> _Material for this exercise_:

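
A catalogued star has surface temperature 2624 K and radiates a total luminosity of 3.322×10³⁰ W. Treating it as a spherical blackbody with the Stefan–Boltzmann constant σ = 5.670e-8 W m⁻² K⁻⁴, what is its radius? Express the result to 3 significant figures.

L = 4πR²σT⁴ ⇒ R = √(L/(4πσT⁴)).
σT⁴ = 2.68806×10⁶ W/m², so R = √(3.322×10³⁰/(4π×2.68806×10⁶)) = 3.14×10¹¹ m.

R ≈ 3.14×10¹¹ m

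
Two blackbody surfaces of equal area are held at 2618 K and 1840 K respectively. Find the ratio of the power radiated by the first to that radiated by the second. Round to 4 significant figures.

With equal areas, P₁/P₂ = (T₁/T₂)⁴ = (2618/1840)⁴ = 4.098.

P₁/P₂ ≈ 4.098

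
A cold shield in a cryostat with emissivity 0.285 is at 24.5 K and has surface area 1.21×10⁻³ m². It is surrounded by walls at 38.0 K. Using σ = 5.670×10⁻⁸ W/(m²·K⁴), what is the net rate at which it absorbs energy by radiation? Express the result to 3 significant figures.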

> _About this task_:
Only the lines from the one with "Two blackbody surfaces" through the end of the data belong in the answer, each reproduced exactly.

> _Expected output_:
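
Two blackbody surfaces of equal area are held at 2618 K and 1840 K respectively. Find the ratio of the power radiated by the first to that radiated by the second. Round to 4 significant figures.

With equal areas, P₁/P₂ = (T₁/T₂)⁴ = (2618/1840)⁴ = 4.098.

P₁/P₂ ≈ 4.098

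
A cold shield in a cryostat with emissivity 0.285 is at 24.5 K and has surface area 1.21×10⁻³ m². It is surrounded by walls at 38.0 K. Using σ = 5.670×10⁻⁸ W/(m²·K⁴), what is the net rate at which it absorbs energy by radiation? Express the result to 3 significant figures.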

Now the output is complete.